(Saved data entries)
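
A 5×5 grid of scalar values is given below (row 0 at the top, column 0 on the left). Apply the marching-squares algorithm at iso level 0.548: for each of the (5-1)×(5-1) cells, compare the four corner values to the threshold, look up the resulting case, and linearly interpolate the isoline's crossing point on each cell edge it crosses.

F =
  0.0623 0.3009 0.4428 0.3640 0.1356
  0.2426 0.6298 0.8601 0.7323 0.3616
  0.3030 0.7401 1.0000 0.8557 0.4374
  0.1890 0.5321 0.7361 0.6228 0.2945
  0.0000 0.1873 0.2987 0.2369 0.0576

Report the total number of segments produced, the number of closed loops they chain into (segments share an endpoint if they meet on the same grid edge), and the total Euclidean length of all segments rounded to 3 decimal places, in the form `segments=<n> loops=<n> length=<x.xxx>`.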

* * *

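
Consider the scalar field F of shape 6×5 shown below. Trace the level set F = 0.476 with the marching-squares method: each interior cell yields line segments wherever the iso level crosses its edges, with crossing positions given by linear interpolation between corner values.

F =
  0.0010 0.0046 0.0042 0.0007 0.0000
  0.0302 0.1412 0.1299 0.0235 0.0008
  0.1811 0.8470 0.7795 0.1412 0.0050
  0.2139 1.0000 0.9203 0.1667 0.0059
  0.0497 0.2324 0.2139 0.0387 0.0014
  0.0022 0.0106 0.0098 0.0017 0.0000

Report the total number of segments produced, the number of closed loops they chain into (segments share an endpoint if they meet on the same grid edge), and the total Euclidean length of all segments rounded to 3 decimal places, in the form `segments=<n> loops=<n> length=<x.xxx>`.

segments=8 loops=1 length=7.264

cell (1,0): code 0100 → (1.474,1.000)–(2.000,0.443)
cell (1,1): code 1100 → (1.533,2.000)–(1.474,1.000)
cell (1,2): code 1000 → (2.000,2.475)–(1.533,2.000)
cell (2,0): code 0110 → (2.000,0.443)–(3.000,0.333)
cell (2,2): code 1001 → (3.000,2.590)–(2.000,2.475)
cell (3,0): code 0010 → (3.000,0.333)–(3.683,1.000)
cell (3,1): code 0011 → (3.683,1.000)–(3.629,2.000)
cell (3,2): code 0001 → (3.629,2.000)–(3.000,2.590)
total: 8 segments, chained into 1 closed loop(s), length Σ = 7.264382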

--

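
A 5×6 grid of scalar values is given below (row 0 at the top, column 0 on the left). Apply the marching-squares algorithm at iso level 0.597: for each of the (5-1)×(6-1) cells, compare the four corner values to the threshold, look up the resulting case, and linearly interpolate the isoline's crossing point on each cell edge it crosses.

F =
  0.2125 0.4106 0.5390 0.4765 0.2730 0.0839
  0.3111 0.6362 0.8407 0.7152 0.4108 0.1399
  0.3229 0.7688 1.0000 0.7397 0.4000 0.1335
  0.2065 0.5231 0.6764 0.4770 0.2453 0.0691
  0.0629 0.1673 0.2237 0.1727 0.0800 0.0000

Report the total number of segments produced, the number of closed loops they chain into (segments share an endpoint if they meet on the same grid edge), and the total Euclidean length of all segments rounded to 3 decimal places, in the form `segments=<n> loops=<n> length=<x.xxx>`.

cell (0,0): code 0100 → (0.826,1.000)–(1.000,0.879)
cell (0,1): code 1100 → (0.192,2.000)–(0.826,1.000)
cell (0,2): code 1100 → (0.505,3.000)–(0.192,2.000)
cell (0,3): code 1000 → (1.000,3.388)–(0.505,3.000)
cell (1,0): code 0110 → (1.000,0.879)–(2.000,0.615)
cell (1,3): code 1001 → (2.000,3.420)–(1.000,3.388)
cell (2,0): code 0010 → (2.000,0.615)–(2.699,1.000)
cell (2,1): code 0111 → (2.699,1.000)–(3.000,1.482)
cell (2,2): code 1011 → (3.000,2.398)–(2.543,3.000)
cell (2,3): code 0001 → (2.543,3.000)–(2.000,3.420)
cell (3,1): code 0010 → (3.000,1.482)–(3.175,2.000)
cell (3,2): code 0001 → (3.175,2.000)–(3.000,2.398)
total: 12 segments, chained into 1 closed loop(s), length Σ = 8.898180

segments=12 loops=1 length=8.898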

§ EXERCISE GOAL
Go through the lines above. Select every one that has the string "column".

§ OUTPUT FOR THIS TASK
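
A 5×5 grid of scalar values is given below (row 0 at the top, column 0 on the left). Apply the marching-squares algorithm at iso level 0.548: for each of the (5-1)×(5-1) cells, compare the four corner values to the threshold, look up the resulting case, and linearly interpolate the isoline's crossing point on each cell edge it crosses.
A 5×6 grid of scalar values is given below (row 0 at the top, column 0 on the left). Apply the marching-squares algorithm at iso level 0.597: for each of the (5-1)×(6-1) cells, compare the four corner values to the threshold, look up the resulting case, and linearly interpolate the isoline's crossing point on each cell edge it crosses.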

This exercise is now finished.